# Your instructions
The lines from the top of the records below through the one containing "Answer: 68/13 ≈ 5.2308" are to be transcribed exactly, and nothing else is to be added.

# Information provided
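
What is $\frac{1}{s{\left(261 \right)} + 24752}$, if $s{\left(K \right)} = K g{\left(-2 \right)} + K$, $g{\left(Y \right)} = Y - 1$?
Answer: $\frac{1}{24230} \approx 4.1271 \cdot 10^{-5}$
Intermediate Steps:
$g{\left(Y \right)} = -1 + Y$ ($g{\left(Y \right)} = Y - 1 = -1 + Y$)
$s{\left(K \right)} = - 2 K$ ($s{\left(K \right)} = K \left(-1 - 2\right) + K = K \left(-3\right) + K = - 3 K + K = - 2 K$)
$\frac{1}{s{\left(261 \right)} + 24752} = \frac{1}{\left(-2\right) 261 + 24752} = \frac{1}{-522 + 24752} = \frac{1}{24230}$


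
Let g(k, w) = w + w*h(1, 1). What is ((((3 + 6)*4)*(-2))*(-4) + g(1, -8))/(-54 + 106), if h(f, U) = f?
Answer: 68/13 ≈ 5.2308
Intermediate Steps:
g(k, w) = 2*w (g(k, w) = w + w*1 = w + w = 2*w)
((((3 + 6)*4)*(-2))*(-4) + g(1, -8))/(-54 + 106) = ((((3 + 6)*4)*(-2))*(-4) + 2*(-8))/(-54 + 106) = (((9*4)*(-2))*(-4) - 16)/52 = ((36*(-2))*(-4) - 16)*(1/52) = (-72*(-4) - 16)*(1/52) = (288 - 16)*(1/52) = 272*(1/52) = 68/13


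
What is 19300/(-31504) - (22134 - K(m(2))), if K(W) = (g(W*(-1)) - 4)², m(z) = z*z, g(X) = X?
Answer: -173828145/7876 ≈ -22071.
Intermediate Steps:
m(z) = z²
K(W) = (-4 - W)² (K(W) = (W*(-1) - 4)² = (-W - 4)² = (-4 - W)²)
19300/(-31504) - (22134 - K(m(2))) = 19300/(-31504) - (22134 - (4 + 2²)²) = 19300*(-1/31504) - (22134 - (4 + 4)²) = -4825/7876 - (22134 - 1*8²) = -4825/7876 - (22134 - 1*64) = -4825/7876 - (22134 - 64) = -4825/7876 - 1*22070 = -4825/7876 - 22070 = -173828145/7876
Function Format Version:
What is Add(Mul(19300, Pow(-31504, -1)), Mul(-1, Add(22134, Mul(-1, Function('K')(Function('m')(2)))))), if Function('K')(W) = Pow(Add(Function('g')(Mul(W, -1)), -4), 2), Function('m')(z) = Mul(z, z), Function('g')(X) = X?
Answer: Rational(-173828145, 7876) ≈ -22071.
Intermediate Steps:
Function('m')(z) = Pow(z, 2)
Function('K')(W) = Pow(Add(-4, Mul(-1, W)), 2) (Function('K')(W) = Pow(Add(Mul(W, -1), -4), 2) = Pow(Add(Mul(-1, W), -4), 2) = Pow(Add(-4, Mul(-1, W)), 2))
Add(Mul(19300, Pow(-31504, -1)), Mul(-1, Add(22134, Mul(-1, Function('K')(Function('m')(2)))))) = Add(Mul(19300, Pow(-31504, -1)), Mul(-1, Add(22134, Mul(-1, Pow(Add(4, Pow(2, 2)), 2))))) = Add(Mul(19300, Rational(-1, 31504)), Mul(-1, Add(22134, Mul(-1, Pow(Add(4, 4), 2))))) = Add(Rational(-4825, 7876), Mul(-1, Add(22134, Mul(-1, Pow(8, 2))))) = Add(Rational(-4825, 7876), Mul(-1, Add(22134, Mul(-1, 64)))) = Add(Rational(-4825, 7876), Mul(-1, Add(22134, -64))) = Add(Rational(-4825, 7876), Mul(-1, 22070)) = Add(Rational(-4825, 7876), -22070) = Rational(-173828145, 7876)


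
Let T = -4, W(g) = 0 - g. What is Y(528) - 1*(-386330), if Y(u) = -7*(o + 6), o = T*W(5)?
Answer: 386148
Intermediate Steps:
W(g) = -g
o = 20 (o = -(-4)*5 = -4*(-5) = 20)
Y(u) = -182 (Y(u) = -7*(20 + 6) = -7*26 = -182)
Y(528) - 1*(-386330) = -182 - 1*(-386330) = -182 + 386330 = 386148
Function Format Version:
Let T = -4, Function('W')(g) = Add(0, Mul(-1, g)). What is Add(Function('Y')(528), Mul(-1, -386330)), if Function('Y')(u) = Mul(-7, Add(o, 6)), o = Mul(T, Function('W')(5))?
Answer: 386148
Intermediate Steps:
Function('W')(g) = Mul(-1, g)
o = 20 (o = Mul(-4, Mul(-1, 5)) = Mul(-4, -5) = 20)
Function('Y')(u) = -182 (Function('Y')(u) = Mul(-7, Add(20, 6)) = Mul(-7, 26) = -182)
Add(Function('Y')(528), Mul(-1, -386330)) = Add(-182, Mul(-1, -386330)) = Add(-182, 386330) = 386148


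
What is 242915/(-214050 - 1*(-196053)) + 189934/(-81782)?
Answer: -11642158364/735915327 ≈ -15.820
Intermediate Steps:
242915/(-214050 - 1*(-196053)) + 189934/(-81782) = 242915/(-214050 + 196053) + 189934*(-1/81782) = 242915/(-17997) - 94967/40891 = 242915*(-1/17997) - 94967/40891 = -242915/17997 - 94967/40891 = -11642158364/735915327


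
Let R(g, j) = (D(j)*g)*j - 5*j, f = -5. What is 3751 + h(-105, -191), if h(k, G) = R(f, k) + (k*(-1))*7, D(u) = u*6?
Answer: -325739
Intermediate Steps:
D(u) = 6*u
R(g, j) = -5*j + 6*g*j**2 (R(g, j) = ((6*j)*g)*j - 5*j = (6*g*j)*j - 5*j = 6*g*j**2 - 5*j = -5*j + 6*g*j**2)
h(k, G) = -7*k + k*(-5 - 30*k) (h(k, G) = k*(-5 + 6*(-5)*k) + (k*(-1))*7 = k*(-5 - 30*k) - k*7 = k*(-5 - 30*k) - 7*k = -7*k + k*(-5 - 30*k))
3751 + h(-105, -191) = 3751 + 6*(-105)*(-2 - 5*(-105)) = 3751 + 6*(-105)*(-2 + 525) = 3751 + 6*(-105)*523 = 3751 - 329490 = -325739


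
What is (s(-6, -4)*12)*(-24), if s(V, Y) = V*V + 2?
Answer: -10944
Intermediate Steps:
s(V, Y) = 2 + V² (s(V, Y) = V² + 2 = 2 + V²)
(s(-6, -4)*12)*(-24) = ((2 + (-6)²)*12)*(-24) = ((2 + 36)*12)*(-24) = (38*12)*(-24) = 456*(-24) = -10944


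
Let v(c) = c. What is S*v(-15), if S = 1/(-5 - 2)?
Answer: 15/7 ≈ 2.1429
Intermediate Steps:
S = -1/7 (S = 1/(-7) = -1/7 ≈ -0.14286)
S*v(-15) = -1/7*(-15) = 15/7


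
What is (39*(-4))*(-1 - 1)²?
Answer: -624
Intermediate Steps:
(39*(-4))*(-1 - 1)² = -156*(-2)² = -156*4 = -624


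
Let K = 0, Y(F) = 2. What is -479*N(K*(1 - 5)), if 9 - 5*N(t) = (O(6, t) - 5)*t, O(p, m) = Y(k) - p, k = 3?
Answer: -4311/5 ≈ -862.20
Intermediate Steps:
O(p, m) = 2 - p
N(t) = 9/5 + 9*t/5 (N(t) = 9/5 - ((2 - 1*6) - 5)*t/5 = 9/5 - ((2 - 6) - 5)*t/5 = 9/5 - (-4 - 5)*t/5 = 9/5 - (-9)*t/5 = 9/5 + 9*t/5)
-479*N(K*(1 - 5)) = -479*(9/5 + 9*(0*(1 - 5))/5) = -479*(9/5 + 9*(0*(-4))/5) = -479*(9/5 + (9/5)*0) = -479*(9/5 + 0) = -479*9/5 = -4311/5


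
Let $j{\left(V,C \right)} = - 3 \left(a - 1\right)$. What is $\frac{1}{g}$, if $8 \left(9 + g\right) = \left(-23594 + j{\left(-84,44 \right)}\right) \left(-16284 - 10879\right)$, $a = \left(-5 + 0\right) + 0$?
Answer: $\frac{1}{80049352} \approx 1.2492 \cdot 10^{-8}$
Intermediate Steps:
$a = -5$ ($a = -5 + 0 = -5$)
$j{\left(V,C \right)} = 18$ ($j{\left(V,C \right)} = - 3 \left(-5 - 1\right) = \left(-3\right) \left(-6\right) = 18$)
$g = 80049352$ ($g = -9 + \frac{\left(-23594 + 18\right) \left(-16284 - 10879\right)}{8} = -9 + \frac{\left(-23576\right) \left(-27163\right)}{8} = -9 + \frac{1}{8} \cdot 640394888 = -9 + 80049361 = 80049352$)
$\frac{1}{g} = \frac{1}{80049352}$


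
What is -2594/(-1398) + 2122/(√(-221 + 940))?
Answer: 1297/699 + 2122*√719/719 ≈ 80.993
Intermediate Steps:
-2594/(-1398) + 2122/(√(-221 + 940)) = -2594*(-1/1398) + 2122/(√719) = 1297/699 + 2122*(√719/719) = 1297/699 + 2122*√719/719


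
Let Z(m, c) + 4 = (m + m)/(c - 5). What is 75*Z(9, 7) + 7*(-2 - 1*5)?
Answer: 326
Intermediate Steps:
Z(m, c) = -4 + 2*m/(-5 + c) (Z(m, c) = -4 + (m + m)/(c - 5) = -4 + (2*m)/(-5 + c) = -4 + 2*m/(-5 + c))
75*Z(9, 7) + 7*(-2 - 1*5) = 75*(2*(10 + 9 - 2*7)/(-5 + 7)) + 7*(-2 - 1*5) = 75*(2*(10 + 9 - 14)/2) + 7*(-2 - 5) = 75*(2*(1/2)*5) + 7*(-7) = 75*5 - 49 = 375 - 49 = 326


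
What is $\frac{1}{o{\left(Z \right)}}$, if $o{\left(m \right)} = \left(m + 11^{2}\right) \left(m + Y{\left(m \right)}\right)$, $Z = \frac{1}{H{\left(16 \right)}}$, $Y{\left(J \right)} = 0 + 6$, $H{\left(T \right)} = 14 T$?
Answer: $\frac{50176}{36456225} \approx 0.0013763$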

# Task result
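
What is $\frac{1}{s{\left(261 \right)} + 24752}$, if $s{\left(K \right)} = K g{\left(-2 \right)} + K$, $g{\left(Y \right)} = Y - 1$?
Answer: $\frac{1}{24230} \approx 4.1271 \cdot 10^{-5}$
Intermediate Steps:
$g{\left(Y \right)} = -1 + Y$ ($g{\left(Y \right)} = Y - 1 = -1 + Y$)
$s{\left(K \right)} = - 2 K$ ($s{\left(K \right)} = K \left(-1 - 2\right) + K = K \left(-3\right) + K = - 3 K + K = - 2 K$)
$\frac{1}{s{\left(261 \right)} + 24752} = \frac{1}{\left(-2\right) 261 + 24752} = \frac{1}{-522 + 24752} = \frac{1}{24230}$


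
Let g(k, w) = w + w*h(1, 1). What is ((((3 + 6)*4)*(-2))*(-4) + g(1, -8))/(-54 + 106), if h(f, U) = f?
Answer: 68/13 ≈ 5.2308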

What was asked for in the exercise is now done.